### What the task requires
Retype the range from the line holding "T4: translate by (2, 1)" to the last line of the listing, inclusive, exactly as it appears and with nothing else.
══ Data provided ══
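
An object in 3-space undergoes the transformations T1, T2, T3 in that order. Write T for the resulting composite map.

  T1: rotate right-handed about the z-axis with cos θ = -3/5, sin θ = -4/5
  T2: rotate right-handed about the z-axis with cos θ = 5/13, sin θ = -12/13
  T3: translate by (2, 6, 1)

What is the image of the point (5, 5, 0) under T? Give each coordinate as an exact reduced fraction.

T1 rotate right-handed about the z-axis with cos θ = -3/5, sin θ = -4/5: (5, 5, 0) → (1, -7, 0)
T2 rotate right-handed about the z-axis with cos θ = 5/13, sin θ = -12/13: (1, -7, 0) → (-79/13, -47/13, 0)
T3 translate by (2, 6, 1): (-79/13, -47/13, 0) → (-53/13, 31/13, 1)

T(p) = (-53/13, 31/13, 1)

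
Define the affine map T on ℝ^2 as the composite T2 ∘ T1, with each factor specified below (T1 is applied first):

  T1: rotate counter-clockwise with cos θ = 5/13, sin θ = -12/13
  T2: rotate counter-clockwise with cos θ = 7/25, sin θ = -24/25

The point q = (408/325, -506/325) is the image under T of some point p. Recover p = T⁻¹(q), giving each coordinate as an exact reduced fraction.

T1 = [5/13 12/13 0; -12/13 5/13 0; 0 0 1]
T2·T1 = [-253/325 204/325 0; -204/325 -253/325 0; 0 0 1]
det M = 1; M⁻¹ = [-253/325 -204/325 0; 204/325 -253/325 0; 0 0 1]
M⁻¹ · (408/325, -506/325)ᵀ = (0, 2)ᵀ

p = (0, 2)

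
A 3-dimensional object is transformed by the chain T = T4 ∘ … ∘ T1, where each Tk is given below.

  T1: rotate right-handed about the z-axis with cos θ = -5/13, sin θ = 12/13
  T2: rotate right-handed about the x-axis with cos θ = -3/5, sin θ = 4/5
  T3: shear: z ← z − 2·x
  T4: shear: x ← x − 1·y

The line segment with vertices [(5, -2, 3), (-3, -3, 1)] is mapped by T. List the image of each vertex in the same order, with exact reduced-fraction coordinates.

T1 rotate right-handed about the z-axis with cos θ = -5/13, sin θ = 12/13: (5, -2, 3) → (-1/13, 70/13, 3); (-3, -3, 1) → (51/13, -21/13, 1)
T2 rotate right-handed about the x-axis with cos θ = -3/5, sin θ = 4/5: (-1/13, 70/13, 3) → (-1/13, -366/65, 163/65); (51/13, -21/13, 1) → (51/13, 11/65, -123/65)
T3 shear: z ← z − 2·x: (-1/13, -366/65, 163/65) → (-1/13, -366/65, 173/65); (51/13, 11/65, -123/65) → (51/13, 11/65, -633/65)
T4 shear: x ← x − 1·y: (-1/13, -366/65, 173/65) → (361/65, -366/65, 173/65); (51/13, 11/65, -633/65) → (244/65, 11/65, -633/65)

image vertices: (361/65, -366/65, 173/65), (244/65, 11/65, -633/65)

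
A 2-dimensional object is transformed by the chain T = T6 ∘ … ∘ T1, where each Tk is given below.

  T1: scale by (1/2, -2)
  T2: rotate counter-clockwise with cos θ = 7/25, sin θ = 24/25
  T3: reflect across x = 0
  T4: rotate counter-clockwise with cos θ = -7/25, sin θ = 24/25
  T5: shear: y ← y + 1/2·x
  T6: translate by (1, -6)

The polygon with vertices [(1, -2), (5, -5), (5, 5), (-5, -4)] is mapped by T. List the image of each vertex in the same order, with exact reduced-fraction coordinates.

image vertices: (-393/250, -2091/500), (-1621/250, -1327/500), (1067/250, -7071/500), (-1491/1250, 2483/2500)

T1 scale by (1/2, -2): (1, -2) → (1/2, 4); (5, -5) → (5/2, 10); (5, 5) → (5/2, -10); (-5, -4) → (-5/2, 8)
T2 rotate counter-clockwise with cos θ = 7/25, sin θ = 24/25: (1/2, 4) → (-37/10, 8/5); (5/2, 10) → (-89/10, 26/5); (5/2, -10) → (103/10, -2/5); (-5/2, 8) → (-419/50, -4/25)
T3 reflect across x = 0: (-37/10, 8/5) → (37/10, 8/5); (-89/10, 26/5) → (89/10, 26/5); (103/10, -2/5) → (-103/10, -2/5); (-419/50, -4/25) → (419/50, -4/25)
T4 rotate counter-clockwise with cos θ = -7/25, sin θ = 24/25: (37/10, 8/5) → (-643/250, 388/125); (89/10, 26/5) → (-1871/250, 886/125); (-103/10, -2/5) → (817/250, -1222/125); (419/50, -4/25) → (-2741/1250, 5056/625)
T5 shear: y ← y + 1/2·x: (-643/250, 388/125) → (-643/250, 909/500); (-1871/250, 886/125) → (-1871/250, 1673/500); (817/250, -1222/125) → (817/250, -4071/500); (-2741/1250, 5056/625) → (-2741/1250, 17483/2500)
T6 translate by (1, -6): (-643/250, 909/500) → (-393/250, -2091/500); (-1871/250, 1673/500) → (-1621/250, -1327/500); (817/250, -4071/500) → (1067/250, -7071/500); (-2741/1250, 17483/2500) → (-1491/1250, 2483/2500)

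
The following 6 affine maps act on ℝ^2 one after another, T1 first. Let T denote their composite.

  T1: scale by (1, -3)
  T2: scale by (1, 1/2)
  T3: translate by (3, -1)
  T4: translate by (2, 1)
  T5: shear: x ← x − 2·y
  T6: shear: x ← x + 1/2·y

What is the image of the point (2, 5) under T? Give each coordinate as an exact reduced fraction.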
═══
### Result for this task
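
  T4: translate by (2, 1)
  T5: shear: x ← x − 2·y
  T6: shear: x ← x + 1/2·y

What is the image of the point (2, 5) under T? Give each coordinate as an exact reduced fraction.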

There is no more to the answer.